For this listing, report how many lines contain the string "Round", using only a number.

Segment Start: Study material

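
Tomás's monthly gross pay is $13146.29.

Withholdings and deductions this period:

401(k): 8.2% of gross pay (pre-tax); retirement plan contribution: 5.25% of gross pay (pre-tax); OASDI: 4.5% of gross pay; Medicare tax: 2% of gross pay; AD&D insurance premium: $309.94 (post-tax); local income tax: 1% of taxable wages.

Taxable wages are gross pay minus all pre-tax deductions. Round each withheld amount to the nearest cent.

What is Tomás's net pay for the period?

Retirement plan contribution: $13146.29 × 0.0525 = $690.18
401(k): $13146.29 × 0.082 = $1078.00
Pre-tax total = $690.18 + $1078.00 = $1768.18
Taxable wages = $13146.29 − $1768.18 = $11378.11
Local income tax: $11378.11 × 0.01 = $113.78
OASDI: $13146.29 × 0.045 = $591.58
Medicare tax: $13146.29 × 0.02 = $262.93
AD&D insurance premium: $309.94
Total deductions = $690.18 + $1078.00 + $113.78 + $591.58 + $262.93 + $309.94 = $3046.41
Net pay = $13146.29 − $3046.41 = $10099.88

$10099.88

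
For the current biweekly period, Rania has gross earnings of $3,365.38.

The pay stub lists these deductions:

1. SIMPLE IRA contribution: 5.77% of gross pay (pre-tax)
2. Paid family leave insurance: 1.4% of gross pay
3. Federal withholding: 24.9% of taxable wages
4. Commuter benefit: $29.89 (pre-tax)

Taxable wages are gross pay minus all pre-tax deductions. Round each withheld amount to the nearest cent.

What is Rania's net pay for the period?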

Segment End: Study material
Segment Start: Study material

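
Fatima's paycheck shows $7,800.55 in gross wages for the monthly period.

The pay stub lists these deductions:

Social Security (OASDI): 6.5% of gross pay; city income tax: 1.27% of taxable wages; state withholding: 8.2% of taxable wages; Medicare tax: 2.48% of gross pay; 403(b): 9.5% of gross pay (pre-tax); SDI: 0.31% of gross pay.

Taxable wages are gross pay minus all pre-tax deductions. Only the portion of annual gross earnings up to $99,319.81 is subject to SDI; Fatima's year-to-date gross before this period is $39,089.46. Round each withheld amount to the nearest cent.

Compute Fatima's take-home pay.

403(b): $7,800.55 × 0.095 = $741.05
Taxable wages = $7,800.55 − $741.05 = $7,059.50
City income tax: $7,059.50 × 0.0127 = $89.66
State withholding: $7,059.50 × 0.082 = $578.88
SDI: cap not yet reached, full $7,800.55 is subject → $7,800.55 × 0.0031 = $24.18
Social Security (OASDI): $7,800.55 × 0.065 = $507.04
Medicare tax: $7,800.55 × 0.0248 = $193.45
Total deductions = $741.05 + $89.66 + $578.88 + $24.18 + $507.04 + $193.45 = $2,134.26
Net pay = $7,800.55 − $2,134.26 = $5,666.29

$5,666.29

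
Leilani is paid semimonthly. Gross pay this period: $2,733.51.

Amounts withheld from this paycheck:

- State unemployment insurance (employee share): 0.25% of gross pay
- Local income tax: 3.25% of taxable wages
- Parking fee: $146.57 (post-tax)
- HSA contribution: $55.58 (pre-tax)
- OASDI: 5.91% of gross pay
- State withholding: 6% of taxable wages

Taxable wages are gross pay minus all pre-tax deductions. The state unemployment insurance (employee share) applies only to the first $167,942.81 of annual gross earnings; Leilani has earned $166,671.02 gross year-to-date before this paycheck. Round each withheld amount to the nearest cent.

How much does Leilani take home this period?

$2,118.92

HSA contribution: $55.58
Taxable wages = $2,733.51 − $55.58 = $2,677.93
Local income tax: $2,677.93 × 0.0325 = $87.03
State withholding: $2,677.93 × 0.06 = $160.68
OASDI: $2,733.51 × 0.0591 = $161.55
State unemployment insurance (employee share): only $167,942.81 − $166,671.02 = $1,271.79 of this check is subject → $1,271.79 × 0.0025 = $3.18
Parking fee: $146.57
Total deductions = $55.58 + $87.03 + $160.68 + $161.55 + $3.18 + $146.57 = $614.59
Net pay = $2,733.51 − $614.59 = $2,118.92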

Segment End: Study material
Segment Start: Study material

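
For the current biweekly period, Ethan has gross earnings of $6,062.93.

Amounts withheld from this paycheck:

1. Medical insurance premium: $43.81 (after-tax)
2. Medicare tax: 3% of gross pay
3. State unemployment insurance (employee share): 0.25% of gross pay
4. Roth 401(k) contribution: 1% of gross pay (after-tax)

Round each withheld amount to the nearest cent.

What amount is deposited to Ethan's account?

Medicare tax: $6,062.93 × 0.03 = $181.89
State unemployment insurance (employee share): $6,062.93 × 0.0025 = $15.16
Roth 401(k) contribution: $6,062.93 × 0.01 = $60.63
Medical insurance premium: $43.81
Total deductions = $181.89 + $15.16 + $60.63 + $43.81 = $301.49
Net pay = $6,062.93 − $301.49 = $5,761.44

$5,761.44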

Segment End: Study material

Reply to the exercise
5